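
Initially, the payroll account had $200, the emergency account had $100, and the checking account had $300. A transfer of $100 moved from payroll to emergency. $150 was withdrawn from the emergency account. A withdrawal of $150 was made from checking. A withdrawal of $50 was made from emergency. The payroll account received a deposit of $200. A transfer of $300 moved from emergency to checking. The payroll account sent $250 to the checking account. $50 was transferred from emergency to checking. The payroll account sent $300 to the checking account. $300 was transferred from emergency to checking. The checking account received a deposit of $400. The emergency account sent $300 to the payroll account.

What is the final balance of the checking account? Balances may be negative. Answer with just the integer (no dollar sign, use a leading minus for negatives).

Answer: 1750

Derivation:
Tracking account balances step by step:
Start: payroll=200, emergency=100, checking=300
Event 1 (transfer 100 payroll -> emergency): payroll: 200 - 100 = 100, emergency: 100 + 100 = 200. Balances: payroll=100, emergency=200, checking=300
Event 2 (withdraw 150 from emergency): emergency: 200 - 150 = 50. Balances: payroll=100, emergency=50, checking=300
Event 3 (withdraw 150 from checking): checking: 300 - 150 = 150. Balances: payroll=100, emergency=50, checking=150
Event 4 (withdraw 50 from emergency): emergency: 50 - 50 = 0. Balances: payroll=100, emergency=0, checking=150
Event 5 (deposit 200 to payroll): payroll: 100 + 200 = 300. Balances: payroll=300, emergency=0, checking=150
Event 6 (transfer 300 emergency -> checking): emergency: 0 - 300 = -300, checking: 150 + 300 = 450. Balances: payroll=300, emergency=-300, checking=450
Event 7 (transfer 250 payroll -> checking): payroll: 300 - 250 = 50, checking: 450 + 250 = 700. Balances: payroll=50, emergency=-300, checking=700
Event 8 (transfer 50 emergency -> checking): emergency: -300 - 50 = -350, checking: 700 + 50 = 750. Balances: payroll=50, emergency=-350, checking=750
Event 9 (transfer 300 payroll -> checking): payroll: 50 - 300 = -250, checking: 750 + 300 = 1050. Balances: payroll=-250, emergency=-350, checking=1050
Event 10 (transfer 300 emergency -> checking): emergency: -350 - 300 = -650, checking: 1050 + 300 = 1350. Balances: payroll=-250, emergency=-650, checking=1350
Event 11 (deposit 400 to checking): checking: 1350 + 400 = 1750. Balances: payroll=-250, emergency=-650, checking=1750
Event 12 (transfer 300 emergency -> payroll): emergency: -650 - 300 = -950, payroll: -250 + 300 = 50. Balances: payroll=50, emergency=-950, checking=1750

Final balance of checking: 1750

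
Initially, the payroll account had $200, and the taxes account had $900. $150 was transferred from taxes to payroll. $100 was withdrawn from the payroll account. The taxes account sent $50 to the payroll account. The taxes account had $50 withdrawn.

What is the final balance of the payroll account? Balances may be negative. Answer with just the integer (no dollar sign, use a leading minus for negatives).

Answer: 300

Derivation:
Tracking account balances step by step:
Start: payroll=200, taxes=900
Event 1 (transfer 150 taxes -> payroll): taxes: 900 - 150 = 750, payroll: 200 + 150 = 350. Balances: payroll=350, taxes=750
Event 2 (withdraw 100 from payroll): payroll: 350 - 100 = 250. Balances: payroll=250, taxes=750
Event 3 (transfer 50 taxes -> payroll): taxes: 750 - 50 = 700, payroll: 250 + 50 = 300. Balances: payroll=300, taxes=700
Event 4 (withdraw 50 from taxes): taxes: 700 - 50 = 650. Balances: payroll=300, taxes=650

Final balance of payroll: 300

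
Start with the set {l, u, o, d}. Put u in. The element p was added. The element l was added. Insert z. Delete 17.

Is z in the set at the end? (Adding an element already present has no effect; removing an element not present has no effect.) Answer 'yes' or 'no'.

Tracking the set through each operation:
Start: {d, l, o, u}
Event 1 (add u): already present, no change. Set: {d, l, o, u}
Event 2 (add p): added. Set: {d, l, o, p, u}
Event 3 (add l): already present, no change. Set: {d, l, o, p, u}
Event 4 (add z): added. Set: {d, l, o, p, u, z}
Event 5 (remove 17): not present, no change. Set: {d, l, o, p, u, z}

Final set: {d, l, o, p, u, z} (size 6)
z is in the final set.

Answer: yes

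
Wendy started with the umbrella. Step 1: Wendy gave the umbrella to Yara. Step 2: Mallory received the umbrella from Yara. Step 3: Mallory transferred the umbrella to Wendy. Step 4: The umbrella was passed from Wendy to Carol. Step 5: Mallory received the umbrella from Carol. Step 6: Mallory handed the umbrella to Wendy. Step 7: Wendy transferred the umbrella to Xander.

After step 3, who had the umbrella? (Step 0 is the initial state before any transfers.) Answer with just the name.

Tracking the umbrella holder through step 3:
After step 0 (start): Wendy
After step 1: Yara
After step 2: Mallory
After step 3: Wendy

At step 3, the holder is Wendy.

Answer: Wendy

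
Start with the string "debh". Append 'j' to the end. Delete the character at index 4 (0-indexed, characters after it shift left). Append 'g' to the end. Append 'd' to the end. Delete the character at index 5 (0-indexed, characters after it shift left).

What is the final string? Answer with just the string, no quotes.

Answer: debhg

Derivation:
Applying each edit step by step:
Start: "debh"
Op 1 (append 'j'): "debh" -> "debhj"
Op 2 (delete idx 4 = 'j'): "debhj" -> "debh"
Op 3 (append 'g'): "debh" -> "debhg"
Op 4 (append 'd'): "debhg" -> "debhgd"
Op 5 (delete idx 5 = 'd'): "debhgd" -> "debhg"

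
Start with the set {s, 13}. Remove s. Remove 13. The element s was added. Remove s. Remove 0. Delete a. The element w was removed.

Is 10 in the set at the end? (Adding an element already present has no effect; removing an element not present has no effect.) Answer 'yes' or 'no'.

Tracking the set through each operation:
Start: {13, s}
Event 1 (remove s): removed. Set: {13}
Event 2 (remove 13): removed. Set: {}
Event 3 (add s): added. Set: {s}
Event 4 (remove s): removed. Set: {}
Event 5 (remove 0): not present, no change. Set: {}
Event 6 (remove a): not present, no change. Set: {}
Event 7 (remove w): not present, no change. Set: {}

Final set: {} (size 0)
10 is NOT in the final set.

Answer: no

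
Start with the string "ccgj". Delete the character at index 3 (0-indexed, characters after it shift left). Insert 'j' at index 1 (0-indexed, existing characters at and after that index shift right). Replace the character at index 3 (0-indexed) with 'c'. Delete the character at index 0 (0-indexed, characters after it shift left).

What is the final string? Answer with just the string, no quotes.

Answer: jcc

Derivation:
Applying each edit step by step:
Start: "ccgj"
Op 1 (delete idx 3 = 'j'): "ccgj" -> "ccg"
Op 2 (insert 'j' at idx 1): "ccg" -> "cjcg"
Op 3 (replace idx 3: 'g' -> 'c'): "cjcg" -> "cjcc"
Op 4 (delete idx 0 = 'c'): "cjcc" -> "jcc"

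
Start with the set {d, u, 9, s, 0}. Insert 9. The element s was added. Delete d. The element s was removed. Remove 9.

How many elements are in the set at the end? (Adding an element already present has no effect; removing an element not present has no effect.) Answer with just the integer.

Answer: 2

Derivation:
Tracking the set through each operation:
Start: {0, 9, d, s, u}
Event 1 (add 9): already present, no change. Set: {0, 9, d, s, u}
Event 2 (add s): already present, no change. Set: {0, 9, d, s, u}
Event 3 (remove d): removed. Set: {0, 9, s, u}
Event 4 (remove s): removed. Set: {0, 9, u}
Event 5 (remove 9): removed. Set: {0, u}

Final set: {0, u} (size 2)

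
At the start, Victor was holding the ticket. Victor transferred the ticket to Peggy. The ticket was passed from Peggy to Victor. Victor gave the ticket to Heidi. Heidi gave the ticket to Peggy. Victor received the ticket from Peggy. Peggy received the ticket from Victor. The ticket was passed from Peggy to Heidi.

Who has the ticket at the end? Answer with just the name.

Answer: Heidi

Derivation:
Tracking the ticket through each event:
Start: Victor has the ticket.
After event 1: Peggy has the ticket.
After event 2: Victor has the ticket.
After event 3: Heidi has the ticket.
After event 4: Peggy has the ticket.
After event 5: Victor has the ticket.
After event 6: Peggy has the ticket.
After event 7: Heidi has the ticket.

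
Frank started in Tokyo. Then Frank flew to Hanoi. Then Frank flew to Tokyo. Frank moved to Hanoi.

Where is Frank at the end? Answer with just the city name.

Answer: Hanoi

Derivation:
Tracking Frank's location:
Start: Frank is in Tokyo.
After move 1: Tokyo -> Hanoi. Frank is in Hanoi.
After move 2: Hanoi -> Tokyo. Frank is in Tokyo.
After move 3: Tokyo -> Hanoi. Frank is in Hanoi.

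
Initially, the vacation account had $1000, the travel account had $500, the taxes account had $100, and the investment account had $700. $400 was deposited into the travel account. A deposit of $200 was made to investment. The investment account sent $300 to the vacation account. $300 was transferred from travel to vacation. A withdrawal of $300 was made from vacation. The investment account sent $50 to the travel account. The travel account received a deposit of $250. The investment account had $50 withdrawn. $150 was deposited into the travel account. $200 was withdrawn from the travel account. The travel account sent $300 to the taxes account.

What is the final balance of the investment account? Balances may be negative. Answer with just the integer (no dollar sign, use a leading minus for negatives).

Answer: 500

Derivation:
Tracking account balances step by step:
Start: vacation=1000, travel=500, taxes=100, investment=700
Event 1 (deposit 400 to travel): travel: 500 + 400 = 900. Balances: vacation=1000, travel=900, taxes=100, investment=700
Event 2 (deposit 200 to investment): investment: 700 + 200 = 900. Balances: vacation=1000, travel=900, taxes=100, investment=900
Event 3 (transfer 300 investment -> vacation): investment: 900 - 300 = 600, vacation: 1000 + 300 = 1300. Balances: vacation=1300, travel=900, taxes=100, investment=600
Event 4 (transfer 300 travel -> vacation): travel: 900 - 300 = 600, vacation: 1300 + 300 = 1600. Balances: vacation=1600, travel=600, taxes=100, investment=600
Event 5 (withdraw 300 from vacation): vacation: 1600 - 300 = 1300. Balances: vacation=1300, travel=600, taxes=100, investment=600
Event 6 (transfer 50 investment -> travel): investment: 600 - 50 = 550, travel: 600 + 50 = 650. Balances: vacation=1300, travel=650, taxes=100, investment=550
Event 7 (deposit 250 to travel): travel: 650 + 250 = 900. Balances: vacation=1300, travel=900, taxes=100, investment=550
Event 8 (withdraw 50 from investment): investment: 550 - 50 = 500. Balances: vacation=1300, travel=900, taxes=100, investment=500
Event 9 (deposit 150 to travel): travel: 900 + 150 = 1050. Balances: vacation=1300, travel=1050, taxes=100, investment=500
Event 10 (withdraw 200 from travel): travel: 1050 - 200 = 850. Balances: vacation=1300, travel=850, taxes=100, investment=500
Event 11 (transfer 300 travel -> taxes): travel: 850 - 300 = 550, taxes: 100 + 300 = 400. Balances: vacation=1300, travel=550, taxes=400, investment=500

Final balance of investment: 500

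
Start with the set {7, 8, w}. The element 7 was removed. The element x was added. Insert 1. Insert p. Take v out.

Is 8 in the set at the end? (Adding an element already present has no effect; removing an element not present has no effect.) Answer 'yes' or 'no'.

Answer: yes

Derivation:
Tracking the set through each operation:
Start: {7, 8, w}
Event 1 (remove 7): removed. Set: {8, w}
Event 2 (add x): added. Set: {8, w, x}
Event 3 (add 1): added. Set: {1, 8, w, x}
Event 4 (add p): added. Set: {1, 8, p, w, x}
Event 5 (remove v): not present, no change. Set: {1, 8, p, w, x}

Final set: {1, 8, p, w, x} (size 5)
8 is in the final set.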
━━━━━━━━━━
Above are the records. Print exactly, and only, the lines from the line with "Who has the" to the line with "Initially, the vacation", both inclusive.

* [ANSWER]
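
Who has the ticket at the end? Answer with just the name.

Answer: Heidi

Derivation:
Tracking the ticket through each event:
Start: Victor has the ticket.
After event 1: Peggy has the ticket.
After event 2: Victor has the ticket.
After event 3: Heidi has the ticket.
After event 4: Peggy has the ticket.
After event 5: Victor has the ticket.
After event 6: Peggy has the ticket.
After event 7: Heidi has the ticket.

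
Frank started in Tokyo. Then Frank flew to Hanoi. Then Frank flew to Tokyo. Frank moved to Hanoi.

Where is Frank at the end? Answer with just the city name.

Answer: Hanoi

Derivation:
Tracking Frank's location:
Start: Frank is in Tokyo.
After move 1: Tokyo -> Hanoi. Frank is in Hanoi.
After move 2: Hanoi -> Tokyo. Frank is in Tokyo.
After move 3: Tokyo -> Hanoi. Frank is in Hanoi.

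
Initially, the vacation account had $1000, the travel account had $500, the taxes account had $100, and the investment account had $700. $400 was deposited into the travel account. A deposit of $200 was made to investment. The investment account sent $300 to the vacation account. $300 was transferred from travel to vacation. A withdrawal of $300 was made from vacation. The investment account sent $50 to the travel account. The travel account received a deposit of $250. The investment account had $50 withdrawn. $150 was deposited into the travel account. $200 was withdrawn from the travel account. The travel account sent $300 to the taxes account.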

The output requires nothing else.